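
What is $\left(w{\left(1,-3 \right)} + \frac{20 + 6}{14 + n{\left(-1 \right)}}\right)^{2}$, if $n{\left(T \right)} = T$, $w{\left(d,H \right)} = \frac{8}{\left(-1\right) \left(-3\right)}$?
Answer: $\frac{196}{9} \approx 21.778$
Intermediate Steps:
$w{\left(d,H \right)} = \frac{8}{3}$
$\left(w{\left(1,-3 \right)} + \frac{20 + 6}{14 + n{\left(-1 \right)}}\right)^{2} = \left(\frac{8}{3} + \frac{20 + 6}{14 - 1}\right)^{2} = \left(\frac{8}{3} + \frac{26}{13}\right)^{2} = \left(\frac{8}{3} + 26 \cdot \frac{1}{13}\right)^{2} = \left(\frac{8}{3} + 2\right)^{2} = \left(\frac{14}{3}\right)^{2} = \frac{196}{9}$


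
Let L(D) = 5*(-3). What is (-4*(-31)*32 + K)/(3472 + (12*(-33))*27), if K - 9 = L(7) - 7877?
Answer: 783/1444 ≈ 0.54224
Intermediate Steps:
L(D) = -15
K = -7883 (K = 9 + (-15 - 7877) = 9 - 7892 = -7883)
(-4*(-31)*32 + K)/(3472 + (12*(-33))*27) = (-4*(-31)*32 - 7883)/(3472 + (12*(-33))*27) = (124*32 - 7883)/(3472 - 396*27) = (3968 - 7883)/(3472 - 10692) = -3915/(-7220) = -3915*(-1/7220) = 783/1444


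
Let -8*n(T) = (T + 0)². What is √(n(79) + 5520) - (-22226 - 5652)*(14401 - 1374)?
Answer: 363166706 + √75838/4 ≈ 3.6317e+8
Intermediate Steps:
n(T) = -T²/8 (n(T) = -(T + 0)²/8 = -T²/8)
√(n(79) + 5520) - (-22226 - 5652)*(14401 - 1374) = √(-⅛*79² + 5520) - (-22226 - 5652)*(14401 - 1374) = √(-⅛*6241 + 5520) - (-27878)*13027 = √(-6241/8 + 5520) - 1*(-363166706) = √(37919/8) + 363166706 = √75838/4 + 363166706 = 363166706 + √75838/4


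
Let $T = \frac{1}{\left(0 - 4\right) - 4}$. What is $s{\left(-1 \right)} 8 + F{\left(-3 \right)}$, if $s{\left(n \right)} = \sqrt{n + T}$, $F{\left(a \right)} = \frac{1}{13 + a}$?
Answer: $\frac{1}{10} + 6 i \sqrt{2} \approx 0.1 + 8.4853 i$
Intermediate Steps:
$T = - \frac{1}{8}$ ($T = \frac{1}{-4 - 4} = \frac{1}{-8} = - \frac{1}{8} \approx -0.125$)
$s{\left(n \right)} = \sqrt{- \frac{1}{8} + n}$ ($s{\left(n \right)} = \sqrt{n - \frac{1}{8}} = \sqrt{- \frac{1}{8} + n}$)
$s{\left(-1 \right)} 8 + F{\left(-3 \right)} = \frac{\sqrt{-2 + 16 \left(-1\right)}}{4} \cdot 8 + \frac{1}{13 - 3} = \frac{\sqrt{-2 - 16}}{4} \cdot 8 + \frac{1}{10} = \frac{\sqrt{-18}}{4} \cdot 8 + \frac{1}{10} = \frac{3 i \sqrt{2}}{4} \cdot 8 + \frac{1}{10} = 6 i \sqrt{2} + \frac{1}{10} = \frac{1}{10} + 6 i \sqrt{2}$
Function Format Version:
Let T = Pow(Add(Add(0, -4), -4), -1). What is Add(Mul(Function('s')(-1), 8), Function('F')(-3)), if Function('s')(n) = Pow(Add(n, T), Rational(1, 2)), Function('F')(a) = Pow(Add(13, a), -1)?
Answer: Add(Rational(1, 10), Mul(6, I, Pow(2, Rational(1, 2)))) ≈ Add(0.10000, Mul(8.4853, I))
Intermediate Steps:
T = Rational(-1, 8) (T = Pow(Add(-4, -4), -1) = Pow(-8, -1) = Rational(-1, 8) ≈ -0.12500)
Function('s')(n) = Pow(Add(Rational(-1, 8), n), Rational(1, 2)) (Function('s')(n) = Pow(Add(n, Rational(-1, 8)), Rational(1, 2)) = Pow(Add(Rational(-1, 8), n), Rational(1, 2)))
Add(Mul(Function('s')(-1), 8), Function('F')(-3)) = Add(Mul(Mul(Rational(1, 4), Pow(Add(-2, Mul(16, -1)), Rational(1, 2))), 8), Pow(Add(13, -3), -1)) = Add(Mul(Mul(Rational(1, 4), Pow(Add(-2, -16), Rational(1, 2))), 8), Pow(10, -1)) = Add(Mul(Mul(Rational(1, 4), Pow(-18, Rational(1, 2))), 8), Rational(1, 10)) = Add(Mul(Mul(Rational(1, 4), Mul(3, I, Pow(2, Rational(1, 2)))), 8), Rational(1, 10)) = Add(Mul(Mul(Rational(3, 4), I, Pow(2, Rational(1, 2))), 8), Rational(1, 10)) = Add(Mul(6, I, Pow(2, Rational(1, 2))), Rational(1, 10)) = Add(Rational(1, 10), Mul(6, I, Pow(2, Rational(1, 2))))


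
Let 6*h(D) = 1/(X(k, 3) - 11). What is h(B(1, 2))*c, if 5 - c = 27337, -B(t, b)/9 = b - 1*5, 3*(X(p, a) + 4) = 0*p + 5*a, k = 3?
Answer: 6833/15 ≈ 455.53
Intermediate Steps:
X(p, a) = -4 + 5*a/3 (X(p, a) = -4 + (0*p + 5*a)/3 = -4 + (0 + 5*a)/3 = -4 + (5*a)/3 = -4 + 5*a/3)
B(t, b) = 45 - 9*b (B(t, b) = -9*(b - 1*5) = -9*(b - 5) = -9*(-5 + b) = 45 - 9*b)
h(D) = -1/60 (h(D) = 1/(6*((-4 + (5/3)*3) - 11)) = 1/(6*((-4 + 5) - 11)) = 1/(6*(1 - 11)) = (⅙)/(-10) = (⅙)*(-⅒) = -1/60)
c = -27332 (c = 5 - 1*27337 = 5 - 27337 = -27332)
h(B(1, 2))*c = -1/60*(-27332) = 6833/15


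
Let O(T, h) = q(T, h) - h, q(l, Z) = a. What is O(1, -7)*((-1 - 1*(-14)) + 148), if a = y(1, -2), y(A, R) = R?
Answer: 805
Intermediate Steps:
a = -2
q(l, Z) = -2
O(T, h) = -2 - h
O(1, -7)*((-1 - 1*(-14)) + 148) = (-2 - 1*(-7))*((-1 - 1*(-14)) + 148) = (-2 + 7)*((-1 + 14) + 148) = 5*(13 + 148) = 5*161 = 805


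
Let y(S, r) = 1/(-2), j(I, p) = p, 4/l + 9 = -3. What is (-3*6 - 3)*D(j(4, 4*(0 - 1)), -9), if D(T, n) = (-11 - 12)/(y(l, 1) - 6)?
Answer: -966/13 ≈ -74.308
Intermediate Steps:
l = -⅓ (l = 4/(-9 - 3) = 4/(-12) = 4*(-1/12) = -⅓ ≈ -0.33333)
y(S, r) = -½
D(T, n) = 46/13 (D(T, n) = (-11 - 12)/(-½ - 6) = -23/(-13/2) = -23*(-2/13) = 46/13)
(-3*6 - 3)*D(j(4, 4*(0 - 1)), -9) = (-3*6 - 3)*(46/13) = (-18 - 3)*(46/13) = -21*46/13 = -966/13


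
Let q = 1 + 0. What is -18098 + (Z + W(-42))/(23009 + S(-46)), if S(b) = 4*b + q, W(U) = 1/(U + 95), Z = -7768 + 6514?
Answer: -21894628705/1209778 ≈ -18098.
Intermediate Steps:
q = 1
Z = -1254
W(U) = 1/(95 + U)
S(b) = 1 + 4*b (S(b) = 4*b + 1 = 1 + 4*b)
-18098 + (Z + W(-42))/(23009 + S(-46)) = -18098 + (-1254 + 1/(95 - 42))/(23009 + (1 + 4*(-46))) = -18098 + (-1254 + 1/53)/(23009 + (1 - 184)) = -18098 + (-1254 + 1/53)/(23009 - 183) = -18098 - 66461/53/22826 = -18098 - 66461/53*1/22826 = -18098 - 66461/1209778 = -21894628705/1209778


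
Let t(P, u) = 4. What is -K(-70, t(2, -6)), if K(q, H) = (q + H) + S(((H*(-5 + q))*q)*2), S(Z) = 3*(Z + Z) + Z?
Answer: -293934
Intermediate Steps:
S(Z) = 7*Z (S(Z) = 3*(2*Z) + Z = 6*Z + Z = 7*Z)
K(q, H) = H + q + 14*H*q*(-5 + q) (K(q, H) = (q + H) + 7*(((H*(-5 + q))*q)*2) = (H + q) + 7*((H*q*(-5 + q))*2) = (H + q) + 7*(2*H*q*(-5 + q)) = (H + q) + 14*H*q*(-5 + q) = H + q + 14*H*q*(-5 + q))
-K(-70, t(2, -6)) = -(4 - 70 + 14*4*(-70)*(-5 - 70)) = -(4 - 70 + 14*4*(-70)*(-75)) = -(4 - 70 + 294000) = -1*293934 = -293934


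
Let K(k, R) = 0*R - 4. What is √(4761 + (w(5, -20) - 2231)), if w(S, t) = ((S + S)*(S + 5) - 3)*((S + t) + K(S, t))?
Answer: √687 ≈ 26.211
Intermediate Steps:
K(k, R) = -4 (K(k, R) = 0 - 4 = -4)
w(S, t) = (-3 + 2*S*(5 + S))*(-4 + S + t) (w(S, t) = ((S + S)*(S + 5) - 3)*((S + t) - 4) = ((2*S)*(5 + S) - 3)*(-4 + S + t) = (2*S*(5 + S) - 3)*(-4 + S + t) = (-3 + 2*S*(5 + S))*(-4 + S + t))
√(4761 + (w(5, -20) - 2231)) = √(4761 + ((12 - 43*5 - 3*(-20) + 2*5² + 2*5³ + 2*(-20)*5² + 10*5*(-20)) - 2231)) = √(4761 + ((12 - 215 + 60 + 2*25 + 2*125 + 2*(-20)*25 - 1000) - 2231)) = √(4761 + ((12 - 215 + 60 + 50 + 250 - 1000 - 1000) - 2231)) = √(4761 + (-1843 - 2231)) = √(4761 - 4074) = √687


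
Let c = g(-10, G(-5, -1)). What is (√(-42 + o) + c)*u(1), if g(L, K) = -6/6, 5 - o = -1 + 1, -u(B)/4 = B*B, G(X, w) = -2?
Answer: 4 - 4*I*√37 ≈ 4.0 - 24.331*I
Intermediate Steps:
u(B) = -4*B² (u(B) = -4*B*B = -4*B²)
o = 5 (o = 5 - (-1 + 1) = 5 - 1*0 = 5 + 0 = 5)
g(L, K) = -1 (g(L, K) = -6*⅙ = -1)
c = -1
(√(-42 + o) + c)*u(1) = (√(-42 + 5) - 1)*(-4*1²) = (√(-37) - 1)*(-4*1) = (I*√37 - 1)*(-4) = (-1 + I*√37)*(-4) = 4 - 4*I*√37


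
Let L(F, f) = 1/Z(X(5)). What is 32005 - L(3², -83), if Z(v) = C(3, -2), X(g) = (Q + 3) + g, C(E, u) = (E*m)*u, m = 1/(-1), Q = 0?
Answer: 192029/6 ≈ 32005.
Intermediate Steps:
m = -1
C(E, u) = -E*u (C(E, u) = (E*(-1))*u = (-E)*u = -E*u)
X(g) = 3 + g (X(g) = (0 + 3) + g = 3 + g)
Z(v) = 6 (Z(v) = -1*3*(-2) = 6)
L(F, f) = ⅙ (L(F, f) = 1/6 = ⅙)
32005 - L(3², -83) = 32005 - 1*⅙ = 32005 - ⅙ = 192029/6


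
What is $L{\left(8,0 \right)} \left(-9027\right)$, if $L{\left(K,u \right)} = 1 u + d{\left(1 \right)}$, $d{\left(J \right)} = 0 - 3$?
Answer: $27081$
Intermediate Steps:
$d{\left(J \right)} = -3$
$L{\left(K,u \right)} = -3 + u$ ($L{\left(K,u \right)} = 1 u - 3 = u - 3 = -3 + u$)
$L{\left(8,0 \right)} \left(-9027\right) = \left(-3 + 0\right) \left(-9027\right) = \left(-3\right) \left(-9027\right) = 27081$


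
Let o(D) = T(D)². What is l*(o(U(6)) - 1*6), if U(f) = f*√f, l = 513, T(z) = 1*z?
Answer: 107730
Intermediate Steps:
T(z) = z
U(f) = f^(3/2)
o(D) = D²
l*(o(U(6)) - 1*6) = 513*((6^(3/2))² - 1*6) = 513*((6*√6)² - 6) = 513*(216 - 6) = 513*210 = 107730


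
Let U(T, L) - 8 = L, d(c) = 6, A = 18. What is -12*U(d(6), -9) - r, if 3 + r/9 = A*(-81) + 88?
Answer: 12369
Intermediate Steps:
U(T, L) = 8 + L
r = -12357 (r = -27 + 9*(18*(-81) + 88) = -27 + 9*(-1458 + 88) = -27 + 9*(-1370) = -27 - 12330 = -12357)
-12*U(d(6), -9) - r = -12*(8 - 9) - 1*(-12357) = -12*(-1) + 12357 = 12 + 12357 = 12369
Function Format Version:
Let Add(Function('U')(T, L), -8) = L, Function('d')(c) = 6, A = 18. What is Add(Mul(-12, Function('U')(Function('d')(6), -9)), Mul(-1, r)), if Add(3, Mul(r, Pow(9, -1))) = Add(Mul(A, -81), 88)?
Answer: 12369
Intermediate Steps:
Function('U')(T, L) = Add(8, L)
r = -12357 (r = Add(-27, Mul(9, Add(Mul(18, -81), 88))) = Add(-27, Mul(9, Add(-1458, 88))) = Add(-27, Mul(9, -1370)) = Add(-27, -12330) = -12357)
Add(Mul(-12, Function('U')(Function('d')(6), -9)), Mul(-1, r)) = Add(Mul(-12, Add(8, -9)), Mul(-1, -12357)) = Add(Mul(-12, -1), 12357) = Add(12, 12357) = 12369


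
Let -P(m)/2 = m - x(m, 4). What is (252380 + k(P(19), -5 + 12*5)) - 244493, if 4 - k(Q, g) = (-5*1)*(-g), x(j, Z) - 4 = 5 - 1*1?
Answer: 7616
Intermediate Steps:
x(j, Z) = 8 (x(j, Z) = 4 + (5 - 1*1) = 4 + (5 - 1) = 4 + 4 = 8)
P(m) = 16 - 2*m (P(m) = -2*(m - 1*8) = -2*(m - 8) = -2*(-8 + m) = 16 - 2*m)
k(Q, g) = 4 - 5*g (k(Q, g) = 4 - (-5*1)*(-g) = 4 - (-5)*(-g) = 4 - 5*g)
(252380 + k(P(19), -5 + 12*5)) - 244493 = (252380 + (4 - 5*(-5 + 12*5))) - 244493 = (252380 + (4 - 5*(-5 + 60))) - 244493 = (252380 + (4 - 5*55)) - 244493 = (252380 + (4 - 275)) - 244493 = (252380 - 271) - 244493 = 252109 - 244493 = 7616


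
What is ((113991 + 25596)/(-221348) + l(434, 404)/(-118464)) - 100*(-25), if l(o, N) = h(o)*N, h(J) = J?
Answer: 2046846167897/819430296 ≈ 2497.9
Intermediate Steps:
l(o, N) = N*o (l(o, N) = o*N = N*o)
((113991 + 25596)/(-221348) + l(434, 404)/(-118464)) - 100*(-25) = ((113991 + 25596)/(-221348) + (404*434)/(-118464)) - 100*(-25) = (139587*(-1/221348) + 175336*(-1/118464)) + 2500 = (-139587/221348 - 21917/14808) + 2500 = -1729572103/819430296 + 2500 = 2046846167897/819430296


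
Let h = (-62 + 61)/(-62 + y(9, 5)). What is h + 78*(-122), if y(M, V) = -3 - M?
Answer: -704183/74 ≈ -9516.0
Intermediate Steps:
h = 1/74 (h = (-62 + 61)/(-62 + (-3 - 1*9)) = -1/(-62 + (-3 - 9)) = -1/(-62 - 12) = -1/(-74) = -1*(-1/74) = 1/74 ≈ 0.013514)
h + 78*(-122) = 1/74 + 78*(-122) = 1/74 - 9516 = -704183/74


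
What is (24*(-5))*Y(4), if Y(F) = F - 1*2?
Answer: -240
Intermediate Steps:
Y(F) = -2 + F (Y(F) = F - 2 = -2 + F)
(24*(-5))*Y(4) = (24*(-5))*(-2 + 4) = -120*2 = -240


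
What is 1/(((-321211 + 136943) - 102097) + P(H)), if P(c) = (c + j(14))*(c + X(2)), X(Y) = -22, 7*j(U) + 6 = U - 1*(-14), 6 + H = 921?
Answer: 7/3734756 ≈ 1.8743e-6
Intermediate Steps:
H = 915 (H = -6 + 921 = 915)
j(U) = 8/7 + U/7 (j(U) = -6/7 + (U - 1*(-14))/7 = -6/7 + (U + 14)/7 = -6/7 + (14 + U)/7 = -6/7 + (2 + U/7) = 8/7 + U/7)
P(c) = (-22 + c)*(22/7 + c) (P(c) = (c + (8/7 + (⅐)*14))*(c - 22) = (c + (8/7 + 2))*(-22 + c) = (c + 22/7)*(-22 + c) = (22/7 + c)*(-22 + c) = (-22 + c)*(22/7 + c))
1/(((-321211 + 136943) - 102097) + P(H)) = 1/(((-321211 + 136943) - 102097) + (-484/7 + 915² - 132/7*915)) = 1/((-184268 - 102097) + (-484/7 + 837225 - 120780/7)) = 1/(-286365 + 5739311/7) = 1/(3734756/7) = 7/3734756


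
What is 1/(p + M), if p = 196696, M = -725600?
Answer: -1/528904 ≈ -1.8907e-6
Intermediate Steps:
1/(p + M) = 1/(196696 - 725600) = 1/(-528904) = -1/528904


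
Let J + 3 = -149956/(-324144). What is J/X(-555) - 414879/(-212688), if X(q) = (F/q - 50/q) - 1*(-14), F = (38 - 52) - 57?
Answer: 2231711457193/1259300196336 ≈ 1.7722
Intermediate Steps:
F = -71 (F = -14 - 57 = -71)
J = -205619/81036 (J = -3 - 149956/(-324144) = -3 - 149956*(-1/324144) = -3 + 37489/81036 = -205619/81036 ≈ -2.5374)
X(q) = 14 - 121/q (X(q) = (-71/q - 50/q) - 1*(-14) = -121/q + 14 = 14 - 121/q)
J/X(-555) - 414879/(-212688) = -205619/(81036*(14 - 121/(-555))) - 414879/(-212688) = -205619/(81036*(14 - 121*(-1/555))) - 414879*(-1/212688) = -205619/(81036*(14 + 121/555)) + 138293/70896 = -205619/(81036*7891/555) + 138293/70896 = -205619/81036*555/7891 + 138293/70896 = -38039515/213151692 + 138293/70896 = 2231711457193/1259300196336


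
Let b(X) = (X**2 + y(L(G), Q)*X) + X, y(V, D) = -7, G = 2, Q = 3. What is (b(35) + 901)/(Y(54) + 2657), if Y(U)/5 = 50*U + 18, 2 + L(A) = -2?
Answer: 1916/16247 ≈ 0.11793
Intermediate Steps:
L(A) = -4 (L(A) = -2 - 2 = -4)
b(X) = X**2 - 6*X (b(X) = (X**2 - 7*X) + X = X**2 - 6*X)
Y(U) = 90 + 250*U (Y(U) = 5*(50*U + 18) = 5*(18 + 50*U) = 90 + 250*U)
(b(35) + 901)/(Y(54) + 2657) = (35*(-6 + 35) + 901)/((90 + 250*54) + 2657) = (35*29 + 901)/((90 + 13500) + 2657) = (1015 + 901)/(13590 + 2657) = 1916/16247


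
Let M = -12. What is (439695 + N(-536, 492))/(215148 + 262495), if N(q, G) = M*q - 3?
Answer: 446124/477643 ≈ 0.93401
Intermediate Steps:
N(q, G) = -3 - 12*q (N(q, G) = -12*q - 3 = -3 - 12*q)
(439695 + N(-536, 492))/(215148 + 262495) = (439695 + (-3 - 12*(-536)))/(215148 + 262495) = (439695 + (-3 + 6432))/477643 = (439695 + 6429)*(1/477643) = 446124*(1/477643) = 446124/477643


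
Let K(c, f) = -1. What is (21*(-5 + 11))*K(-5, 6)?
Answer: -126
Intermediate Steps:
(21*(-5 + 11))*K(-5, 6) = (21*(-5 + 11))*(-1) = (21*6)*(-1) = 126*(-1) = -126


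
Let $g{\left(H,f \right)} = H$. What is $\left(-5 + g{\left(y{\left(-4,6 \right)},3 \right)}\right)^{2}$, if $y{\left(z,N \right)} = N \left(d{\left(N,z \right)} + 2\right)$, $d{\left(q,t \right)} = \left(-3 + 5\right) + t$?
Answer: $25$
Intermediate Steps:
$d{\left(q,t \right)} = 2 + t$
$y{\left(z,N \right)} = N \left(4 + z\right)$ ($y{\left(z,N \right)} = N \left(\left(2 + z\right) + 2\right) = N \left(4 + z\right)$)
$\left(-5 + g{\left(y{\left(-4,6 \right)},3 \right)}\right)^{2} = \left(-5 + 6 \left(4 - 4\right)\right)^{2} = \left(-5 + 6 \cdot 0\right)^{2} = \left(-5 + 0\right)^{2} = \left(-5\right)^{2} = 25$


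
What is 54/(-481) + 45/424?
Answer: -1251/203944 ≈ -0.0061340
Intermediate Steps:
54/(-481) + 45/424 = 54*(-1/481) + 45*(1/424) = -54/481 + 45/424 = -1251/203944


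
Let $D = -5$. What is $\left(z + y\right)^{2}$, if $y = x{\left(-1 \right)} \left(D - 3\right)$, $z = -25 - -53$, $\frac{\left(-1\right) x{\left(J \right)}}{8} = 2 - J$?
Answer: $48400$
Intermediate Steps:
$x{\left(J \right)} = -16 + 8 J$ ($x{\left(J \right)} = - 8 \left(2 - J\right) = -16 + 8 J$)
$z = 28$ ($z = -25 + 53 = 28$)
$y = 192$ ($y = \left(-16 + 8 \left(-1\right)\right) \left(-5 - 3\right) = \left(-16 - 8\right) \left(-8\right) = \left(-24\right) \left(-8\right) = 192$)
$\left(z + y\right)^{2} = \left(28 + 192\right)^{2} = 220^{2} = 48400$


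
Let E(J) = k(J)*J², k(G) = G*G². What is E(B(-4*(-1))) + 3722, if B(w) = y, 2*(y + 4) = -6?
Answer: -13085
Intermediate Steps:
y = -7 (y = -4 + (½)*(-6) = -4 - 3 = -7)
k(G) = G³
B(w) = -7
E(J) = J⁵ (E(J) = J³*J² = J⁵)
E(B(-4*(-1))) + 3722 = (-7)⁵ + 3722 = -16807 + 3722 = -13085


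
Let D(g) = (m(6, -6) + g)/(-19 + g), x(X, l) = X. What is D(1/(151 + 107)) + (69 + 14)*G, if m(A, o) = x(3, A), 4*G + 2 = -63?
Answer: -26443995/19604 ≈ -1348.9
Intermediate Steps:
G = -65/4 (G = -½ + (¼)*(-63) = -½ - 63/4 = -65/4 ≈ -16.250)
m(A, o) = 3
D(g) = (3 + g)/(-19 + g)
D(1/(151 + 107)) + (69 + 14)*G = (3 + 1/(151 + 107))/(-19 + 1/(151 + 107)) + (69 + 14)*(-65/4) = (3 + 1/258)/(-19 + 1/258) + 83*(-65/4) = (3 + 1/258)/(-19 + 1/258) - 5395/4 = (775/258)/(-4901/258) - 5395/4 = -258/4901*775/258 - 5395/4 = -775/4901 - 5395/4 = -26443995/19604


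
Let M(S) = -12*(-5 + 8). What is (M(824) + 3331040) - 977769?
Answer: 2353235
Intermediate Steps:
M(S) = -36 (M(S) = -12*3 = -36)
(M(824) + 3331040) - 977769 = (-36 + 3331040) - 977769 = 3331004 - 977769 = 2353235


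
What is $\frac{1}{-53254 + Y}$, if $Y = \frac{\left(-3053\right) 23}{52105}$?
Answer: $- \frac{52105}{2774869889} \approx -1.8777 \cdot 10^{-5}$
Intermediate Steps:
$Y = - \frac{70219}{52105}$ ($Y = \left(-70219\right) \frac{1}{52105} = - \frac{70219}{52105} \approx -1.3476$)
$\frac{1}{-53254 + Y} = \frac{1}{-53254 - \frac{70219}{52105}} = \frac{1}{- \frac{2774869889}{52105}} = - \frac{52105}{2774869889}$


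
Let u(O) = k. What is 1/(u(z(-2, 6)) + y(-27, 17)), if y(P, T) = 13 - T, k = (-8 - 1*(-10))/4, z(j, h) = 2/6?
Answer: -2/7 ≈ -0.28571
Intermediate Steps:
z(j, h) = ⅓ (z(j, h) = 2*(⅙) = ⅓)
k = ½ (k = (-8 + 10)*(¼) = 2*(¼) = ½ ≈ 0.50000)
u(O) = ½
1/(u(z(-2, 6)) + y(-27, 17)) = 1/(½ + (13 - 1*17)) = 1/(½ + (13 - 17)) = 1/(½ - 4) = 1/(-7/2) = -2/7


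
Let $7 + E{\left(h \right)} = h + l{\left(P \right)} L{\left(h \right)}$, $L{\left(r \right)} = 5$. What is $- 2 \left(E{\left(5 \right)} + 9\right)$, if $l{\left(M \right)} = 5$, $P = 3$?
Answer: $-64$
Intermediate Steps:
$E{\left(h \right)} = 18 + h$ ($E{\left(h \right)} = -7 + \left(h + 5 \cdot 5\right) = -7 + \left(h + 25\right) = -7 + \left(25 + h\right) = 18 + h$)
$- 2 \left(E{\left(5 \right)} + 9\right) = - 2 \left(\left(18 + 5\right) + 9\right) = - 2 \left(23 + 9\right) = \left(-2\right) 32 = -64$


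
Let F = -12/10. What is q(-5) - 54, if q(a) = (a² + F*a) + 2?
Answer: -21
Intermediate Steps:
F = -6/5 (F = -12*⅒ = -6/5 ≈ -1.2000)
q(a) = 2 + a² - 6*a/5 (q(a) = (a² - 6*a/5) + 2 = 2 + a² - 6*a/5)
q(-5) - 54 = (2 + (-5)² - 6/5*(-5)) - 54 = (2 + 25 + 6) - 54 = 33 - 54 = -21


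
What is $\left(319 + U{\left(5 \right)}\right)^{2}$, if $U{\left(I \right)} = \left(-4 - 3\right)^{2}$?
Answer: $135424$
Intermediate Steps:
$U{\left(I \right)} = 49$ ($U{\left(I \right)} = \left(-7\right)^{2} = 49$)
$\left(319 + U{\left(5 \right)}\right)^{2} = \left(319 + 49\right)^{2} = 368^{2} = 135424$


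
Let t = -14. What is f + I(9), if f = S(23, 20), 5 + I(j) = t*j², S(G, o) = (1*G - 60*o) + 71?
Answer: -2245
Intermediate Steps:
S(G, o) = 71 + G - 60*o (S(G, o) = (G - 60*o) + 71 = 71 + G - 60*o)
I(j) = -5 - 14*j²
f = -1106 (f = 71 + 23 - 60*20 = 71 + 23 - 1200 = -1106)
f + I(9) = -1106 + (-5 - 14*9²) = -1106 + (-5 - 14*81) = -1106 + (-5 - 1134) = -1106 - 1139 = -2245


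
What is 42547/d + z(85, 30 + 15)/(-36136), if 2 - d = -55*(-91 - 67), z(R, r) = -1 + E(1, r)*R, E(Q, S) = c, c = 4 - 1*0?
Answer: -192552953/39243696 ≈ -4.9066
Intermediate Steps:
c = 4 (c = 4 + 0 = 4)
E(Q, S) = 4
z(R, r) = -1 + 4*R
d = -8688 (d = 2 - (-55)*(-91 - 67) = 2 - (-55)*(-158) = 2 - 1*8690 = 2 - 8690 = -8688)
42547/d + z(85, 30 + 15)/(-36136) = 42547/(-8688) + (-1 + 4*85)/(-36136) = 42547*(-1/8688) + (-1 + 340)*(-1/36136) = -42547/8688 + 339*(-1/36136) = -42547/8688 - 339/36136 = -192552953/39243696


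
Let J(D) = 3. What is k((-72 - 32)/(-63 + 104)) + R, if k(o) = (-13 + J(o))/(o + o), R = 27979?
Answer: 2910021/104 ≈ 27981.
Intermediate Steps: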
········
Exercise brief.
The lines to extract from the data above begin with the line containing "Answer: $48400$" and end with the line containing "Answer: -26443995/19604 ≈ -1348.9". Extract them exactly, including both.

Exercise result.
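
Answer: $48400$
Intermediate Steps:
$x{\left(J \right)} = -16 + 8 J$ ($x{\left(J \right)} = - 8 \left(2 - J\right) = -16 + 8 J$)
$z = 28$ ($z = -25 + 53 = 28$)
$y = 192$ ($y = \left(-16 + 8 \left(-1\right)\right) \left(-5 - 3\right) = \left(-16 - 8\right) \left(-8\right) = \left(-24\right) \left(-8\right) = 192$)
$\left(z + y\right)^{2} = \left(28 + 192\right)^{2} = 220^{2} = 48400$


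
Let E(J) = k(J)*J², k(G) = G*G². What is E(B(-4*(-1))) + 3722, if B(w) = y, 2*(y + 4) = -6?
Answer: -13085
Intermediate Steps:
y = -7 (y = -4 + (½)*(-6) = -4 - 3 = -7)
k(G) = G³
B(w) = -7
E(J) = J⁵ (E(J) = J³*J² = J⁵)
E(B(-4*(-1))) + 3722 = (-7)⁵ + 3722 = -16807 + 3722 = -13085


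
Let D(g) = (m(6, -6) + g)/(-19 + g), x(X, l) = X. What is D(1/(151 + 107)) + (69 + 14)*G, if m(A, o) = x(3, A), 4*G + 2 = -63?
Answer: -26443995/19604 ≈ -1348.9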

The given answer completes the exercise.